--- TASK DATA Enclosed Below ---

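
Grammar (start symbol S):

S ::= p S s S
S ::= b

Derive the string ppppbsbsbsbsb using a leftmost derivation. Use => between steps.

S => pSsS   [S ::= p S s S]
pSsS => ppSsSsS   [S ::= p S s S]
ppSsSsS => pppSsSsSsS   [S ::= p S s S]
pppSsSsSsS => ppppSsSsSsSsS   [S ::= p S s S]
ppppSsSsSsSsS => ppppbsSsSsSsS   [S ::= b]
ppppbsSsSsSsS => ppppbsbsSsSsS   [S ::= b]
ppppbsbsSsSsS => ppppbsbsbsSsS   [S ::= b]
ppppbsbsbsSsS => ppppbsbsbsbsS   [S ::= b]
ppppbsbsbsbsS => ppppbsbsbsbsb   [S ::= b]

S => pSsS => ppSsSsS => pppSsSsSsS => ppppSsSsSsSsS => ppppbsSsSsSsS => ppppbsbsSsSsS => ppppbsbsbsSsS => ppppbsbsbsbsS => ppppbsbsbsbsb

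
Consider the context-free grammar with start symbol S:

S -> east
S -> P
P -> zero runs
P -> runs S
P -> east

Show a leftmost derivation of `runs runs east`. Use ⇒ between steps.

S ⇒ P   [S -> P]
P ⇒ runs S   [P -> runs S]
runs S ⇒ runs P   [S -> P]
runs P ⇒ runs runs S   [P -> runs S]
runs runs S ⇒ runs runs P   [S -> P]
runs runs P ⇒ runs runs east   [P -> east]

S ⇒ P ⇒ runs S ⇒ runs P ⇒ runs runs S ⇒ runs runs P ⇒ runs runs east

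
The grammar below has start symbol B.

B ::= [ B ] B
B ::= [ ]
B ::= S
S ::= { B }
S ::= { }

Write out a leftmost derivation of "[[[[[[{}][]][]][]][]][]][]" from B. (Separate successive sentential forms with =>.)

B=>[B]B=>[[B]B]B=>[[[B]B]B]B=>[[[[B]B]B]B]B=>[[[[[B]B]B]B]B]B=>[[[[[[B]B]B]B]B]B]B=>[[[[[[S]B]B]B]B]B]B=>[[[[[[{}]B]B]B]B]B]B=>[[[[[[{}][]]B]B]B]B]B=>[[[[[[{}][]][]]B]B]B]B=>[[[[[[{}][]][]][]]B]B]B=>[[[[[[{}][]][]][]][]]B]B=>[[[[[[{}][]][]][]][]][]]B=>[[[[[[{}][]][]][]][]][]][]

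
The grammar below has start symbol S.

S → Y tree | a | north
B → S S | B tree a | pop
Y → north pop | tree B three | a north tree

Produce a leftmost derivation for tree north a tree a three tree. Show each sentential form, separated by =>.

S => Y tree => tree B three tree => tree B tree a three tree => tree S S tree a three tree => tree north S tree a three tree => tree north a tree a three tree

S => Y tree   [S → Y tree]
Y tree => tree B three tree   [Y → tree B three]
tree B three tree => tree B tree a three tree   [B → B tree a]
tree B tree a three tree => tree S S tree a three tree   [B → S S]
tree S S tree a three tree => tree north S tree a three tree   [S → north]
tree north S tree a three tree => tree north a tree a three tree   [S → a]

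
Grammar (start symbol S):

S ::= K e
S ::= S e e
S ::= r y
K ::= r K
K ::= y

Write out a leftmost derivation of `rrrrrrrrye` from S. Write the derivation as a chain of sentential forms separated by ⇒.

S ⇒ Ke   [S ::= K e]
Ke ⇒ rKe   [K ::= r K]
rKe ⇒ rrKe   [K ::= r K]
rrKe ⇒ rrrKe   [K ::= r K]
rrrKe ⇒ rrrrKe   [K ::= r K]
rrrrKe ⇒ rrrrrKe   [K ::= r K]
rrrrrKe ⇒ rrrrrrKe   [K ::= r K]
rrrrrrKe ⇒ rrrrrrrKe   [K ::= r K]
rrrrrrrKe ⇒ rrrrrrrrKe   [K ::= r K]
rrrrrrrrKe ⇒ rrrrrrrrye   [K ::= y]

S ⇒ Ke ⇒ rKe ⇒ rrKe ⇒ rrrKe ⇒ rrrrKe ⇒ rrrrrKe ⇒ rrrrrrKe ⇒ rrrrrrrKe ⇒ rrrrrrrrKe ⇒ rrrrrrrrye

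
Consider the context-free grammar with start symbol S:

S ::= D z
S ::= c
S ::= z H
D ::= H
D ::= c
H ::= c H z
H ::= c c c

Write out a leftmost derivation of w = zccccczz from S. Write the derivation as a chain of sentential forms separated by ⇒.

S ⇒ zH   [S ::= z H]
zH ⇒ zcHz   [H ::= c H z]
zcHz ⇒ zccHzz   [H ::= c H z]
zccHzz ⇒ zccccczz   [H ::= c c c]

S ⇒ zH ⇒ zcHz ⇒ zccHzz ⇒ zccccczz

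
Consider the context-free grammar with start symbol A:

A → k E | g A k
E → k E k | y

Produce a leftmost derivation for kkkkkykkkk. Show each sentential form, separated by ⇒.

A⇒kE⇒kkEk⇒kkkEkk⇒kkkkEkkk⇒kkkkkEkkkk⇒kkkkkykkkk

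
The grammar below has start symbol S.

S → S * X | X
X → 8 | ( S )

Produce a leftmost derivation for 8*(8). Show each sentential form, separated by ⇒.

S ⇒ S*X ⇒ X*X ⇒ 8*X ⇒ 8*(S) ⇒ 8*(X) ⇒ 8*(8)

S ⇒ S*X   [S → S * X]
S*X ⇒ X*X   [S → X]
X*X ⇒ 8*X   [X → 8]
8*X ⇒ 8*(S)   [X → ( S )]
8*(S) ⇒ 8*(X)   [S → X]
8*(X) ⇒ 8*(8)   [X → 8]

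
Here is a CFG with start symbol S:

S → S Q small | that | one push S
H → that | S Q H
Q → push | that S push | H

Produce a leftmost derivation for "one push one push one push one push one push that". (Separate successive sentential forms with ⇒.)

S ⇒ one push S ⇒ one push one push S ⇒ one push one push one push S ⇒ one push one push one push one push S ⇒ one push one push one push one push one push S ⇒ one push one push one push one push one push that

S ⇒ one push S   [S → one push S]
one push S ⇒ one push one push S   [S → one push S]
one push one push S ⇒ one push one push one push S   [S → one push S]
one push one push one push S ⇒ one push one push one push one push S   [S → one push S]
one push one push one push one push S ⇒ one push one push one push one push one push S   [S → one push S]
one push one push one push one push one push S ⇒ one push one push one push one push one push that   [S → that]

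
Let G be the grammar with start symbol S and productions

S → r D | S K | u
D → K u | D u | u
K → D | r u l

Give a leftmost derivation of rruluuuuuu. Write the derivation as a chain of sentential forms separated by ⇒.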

--- End of Enclosed TASK DATA ---

_PROBLEM TO SOLVE_
Gather all lines from the listing above in which "symbol" occurs.

_FINISHED TASK_
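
Grammar (start symbol S):
Consider the context-free grammar with start symbol S:
The grammar below has start symbol B.
The grammar below has start symbol S.
Grammar (start symbol S):
Consider the context-free grammar with start symbol S:
Consider the context-free grammar with start symbol A:
The grammar below has start symbol S.
Here is a CFG with start symbol S:
Let G be the grammar with start symbol S and productions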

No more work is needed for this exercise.